Task description. The entries should be restated word for word.

+ + +

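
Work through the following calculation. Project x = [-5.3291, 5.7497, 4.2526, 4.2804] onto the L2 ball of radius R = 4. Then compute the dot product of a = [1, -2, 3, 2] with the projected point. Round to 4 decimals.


Step 1: Compute ||x|| (intermediates to 6 decimals).
||x|| = sqrt((-5.3291)^2 + 5.7497^2 + 4.2526^2 + 4.2804^2) = 9.892663
Step 2: Project.
Since ||x|| > R, scale = R/||x|| = 4/9.892663 = 0.40434, proj(x) = scale * x
proj(x) = [-2.154768, 2.324834, 1.719496, 1.730737]
Step 3: Dot product.
a^T * proj(x) = 1*(-2.154768) - 2*2.324834 + 3*1.719496 + 2*1.730737 = 1.8155


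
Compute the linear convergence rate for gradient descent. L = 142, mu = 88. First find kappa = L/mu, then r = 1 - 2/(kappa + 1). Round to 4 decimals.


Step 1: Compute the condition number.
kappa = L/mu = 142/88 = 1.6136
Step 2: Compute the convergence rate.
r = 1 - 2/(kappa + 1) = 1 - 2*mu/(L + mu) = (L - mu)/(L + mu) = 54/230 = 0.2348


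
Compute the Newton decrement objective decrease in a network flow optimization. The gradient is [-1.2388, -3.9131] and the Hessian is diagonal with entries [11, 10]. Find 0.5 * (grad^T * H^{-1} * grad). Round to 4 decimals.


Step 1: H is diagonal, so H^(-1) * g = [-0.1126, -0.3913].
Step 2: g^T H^(-1) g = sum_i g_i^2 / H_ii
  = (-1.2388)^2/11 + (-3.9131)^2/10
  = 0.1395 + 1.5312 = 1.6707
Step 3: Objective decrease = 0.5 * g^T H^(-1) g = 0.8354


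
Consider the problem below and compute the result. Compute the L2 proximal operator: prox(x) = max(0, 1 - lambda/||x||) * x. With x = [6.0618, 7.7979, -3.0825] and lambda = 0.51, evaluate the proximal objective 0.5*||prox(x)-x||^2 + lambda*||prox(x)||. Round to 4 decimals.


Step 1: Compute ||x||.
||x|| = 10.3467
Step 2: Compute scaling factor.
scale = max(0, 1 - 0.51/10.3467) = 0.9507
Step 3: prox(x) = [5.763, 7.4135, -2.9306]
||prox(x)|| = 9.8367
Step 4: Proximal objective.
0.5*||prox-x||^2 = 0.1301
lambda*||prox|| = 5.0167
Total = 5.1468


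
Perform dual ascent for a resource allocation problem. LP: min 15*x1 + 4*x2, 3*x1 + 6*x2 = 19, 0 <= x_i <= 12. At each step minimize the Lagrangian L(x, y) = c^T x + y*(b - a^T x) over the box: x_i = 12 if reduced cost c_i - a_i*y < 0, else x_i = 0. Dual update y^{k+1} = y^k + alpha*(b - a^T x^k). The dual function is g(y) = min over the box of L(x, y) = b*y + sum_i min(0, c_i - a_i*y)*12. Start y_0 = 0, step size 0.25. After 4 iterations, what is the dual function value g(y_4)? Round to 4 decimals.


Dual ascent for LP: min 15*x1 + 4*x2, 3*x1 + 6*x2 = 19, 0 <= x_i <= 12
Step 1: y^k = 0.0, reduced costs: (15.0, 4.0)
  x^k = (0.0, 0.0), subgradient = b - a^T x = 19.0
  y^{k+1} = 0.0 + 0.25*19.0 = 4.75
Step 2: y^k = 4.75, reduced costs: (0.75, -24.5)
  x^k = (0.0, 12.0), subgradient = b - a^T x = -53.0
  y^{k+1} = 4.75 + 0.25*-53.0 = -8.5
Step 3: y^k = -8.5, reduced costs: (40.5, 55.0)
  x^k = (0.0, 0.0), subgradient = b - a^T x = 19.0
  y^{k+1} = -8.5 + 0.25*19.0 = -3.75
Step 4: y^k = -3.75, reduced costs: (26.25, 26.5)
  x^k = (0.0, 0.0), subgradient = b - a^T x = 19.0
  y^{k+1} = -3.75 + 0.25*19.0 = 1.0
Dual objective at y_4 = 1.0: reduced costs (12.0, -2.0), box minimizer x = (0.0, 12.0)
g(y_4) = b*y + (c1 - a1*y)*x1 + (c2 - a2*y)*x2 = 19*1.0 + 12.0*0.0 + (-2.0)*12.0 = 19.0 + 0.0 - 24.0 = -5.0


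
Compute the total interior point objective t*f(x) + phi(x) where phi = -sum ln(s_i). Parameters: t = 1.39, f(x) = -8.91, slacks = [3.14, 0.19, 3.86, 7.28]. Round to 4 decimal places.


Step 1: Compute log-barrier.
ln values: [1.1442, -1.6607, 1.3507, 1.9851]
phi = -(1.1442 - 1.6607 + 1.3507 + 1.9851) = -2.8193
Step 2: Compute augmented objective.
t*f(x) = 1.39*-8.91 = -12.3849
Total = -12.3849 - 2.8193 = -15.2042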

+ + +

Completed task.
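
Work through the following calculation. Project x = [-5.3291, 5.7497, 4.2526, 4.2804] onto the L2 ball of radius R = 4. Then compute the dot product of a = [1, -2, 3, 2] with the projected point. Round to 4 decimals.


Step 1: Compute ||x|| (intermediates to 6 decimals).
||x|| = sqrt((-5.3291)^2 + 5.7497^2 + 4.2526^2 + 4.2804^2) = 9.892663
Step 2: Project.
Since ||x|| > R, scale = R/||x|| = 4/9.892663 = 0.40434, proj(x) = scale * x
proj(x) = [-2.154768, 2.324834, 1.719496, 1.730737]
Step 3: Dot product.
a^T * proj(x) = 1*(-2.154768) - 2*2.324834 + 3*1.719496 + 2*1.730737 = 1.8155


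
Compute the linear convergence rate for gradient descent. L = 142, mu = 88. First find kappa = L/mu, then r = 1 - 2/(kappa + 1). Round to 4 decimals.


Step 1: Compute the condition number.
kappa = L/mu = 142/88 = 1.6136
Step 2: Compute the convergence rate.
r = 1 - 2/(kappa + 1) = 1 - 2*mu/(L + mu) = (L - mu)/(L + mu) = 54/230 = 0.2348


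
Compute the Newton decrement objective decrease in a network flow optimization. The gradient is [-1.2388, -3.9131] and the Hessian is diagonal with entries [11, 10]. Find 0.5 * (grad^T * H^{-1} * grad). Round to 4 decimals.


Step 1: H is diagonal, so H^(-1) * g = [-0.1126, -0.3913].
Step 2: g^T H^(-1) g = sum_i g_i^2 / H_ii
  = (-1.2388)^2/11 + (-3.9131)^2/10
  = 0.1395 + 1.5312 = 1.6707
Step 3: Objective decrease = 0.5 * g^T H^(-1) g = 0.8354


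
Consider the problem below and compute the result. Compute the L2 proximal operator: prox(x) = max(0, 1 - lambda/||x||) * x. With x = [6.0618, 7.7979, -3.0825] and lambda = 0.51, evaluate the proximal objective 0.5*||prox(x)-x||^2 + lambda*||prox(x)||. Round to 4 decimals.


Step 1: Compute ||x||.
||x|| = 10.3467
Step 2: Compute scaling factor.
scale = max(0, 1 - 0.51/10.3467) = 0.9507
Step 3: prox(x) = [5.763, 7.4135, -2.9306]
||prox(x)|| = 9.8367
Step 4: Proximal objective.
0.5*||prox-x||^2 = 0.1301
lambda*||prox|| = 5.0167
Total = 5.1468


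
Perform dual ascent for a resource allocation problem. LP: min 15*x1 + 4*x2, 3*x1 + 6*x2 = 19, 0 <= x_i <= 12. At each step minimize the Lagrangian L(x, y) = c^T x + y*(b - a^T x) over the box: x_i = 12 if reduced cost c_i - a_i*y < 0, else x_i = 0. Dual update y^{k+1} = y^k + alpha*(b - a^T x^k). The dual function is g(y) = min over the box of L(x, y) = b*y + sum_i min(0, c_i - a_i*y)*12. Start y_0 = 0, step size 0.25. After 4 iterations, what is the dual function value g(y_4)? Round to 4 decimals.


Dual ascent for LP: min 15*x1 + 4*x2, 3*x1 + 6*x2 = 19, 0 <= x_i <= 12
Step 1: y^k = 0.0, reduced costs: (15.0, 4.0)
  x^k = (0.0, 0.0), subgradient = b - a^T x = 19.0
  y^{k+1} = 0.0 + 0.25*19.0 = 4.75
Step 2: y^k = 4.75, reduced costs: (0.75, -24.5)
  x^k = (0.0, 12.0), subgradient = b - a^T x = -53.0
  y^{k+1} = 4.75 + 0.25*-53.0 = -8.5
Step 3: y^k = -8.5, reduced costs: (40.5, 55.0)
  x^k = (0.0, 0.0), subgradient = b - a^T x = 19.0
  y^{k+1} = -8.5 + 0.25*19.0 = -3.75
Step 4: y^k = -3.75, reduced costs: (26.25, 26.5)
  x^k = (0.0, 0.0), subgradient = b - a^T x = 19.0
  y^{k+1} = -3.75 + 0.25*19.0 = 1.0
Dual objective at y_4 = 1.0: reduced costs (12.0, -2.0), box minimizer x = (0.0, 12.0)
g(y_4) = b*y + (c1 - a1*y)*x1 + (c2 - a2*y)*x2 = 19*1.0 + 12.0*0.0 + (-2.0)*12.0 = 19.0 + 0.0 - 24.0 = -5.0


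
Compute the total interior point objective t*f(x) + phi(x) where phi = -sum ln(s_i). Parameters: t = 1.39, f(x) = -8.91, slacks = [3.14, 0.19, 3.86, 7.28]. Round to 4 decimal places.


Step 1: Compute log-barrier.
ln values: [1.1442, -1.6607, 1.3507, 1.9851]
phi = -(1.1442 - 1.6607 + 1.3507 + 1.9851) = -2.8193
Step 2: Compute augmented objective.
t*f(x) = 1.39*-8.91 = -12.3849
Total = -12.3849 - 2.8193 = -15.2042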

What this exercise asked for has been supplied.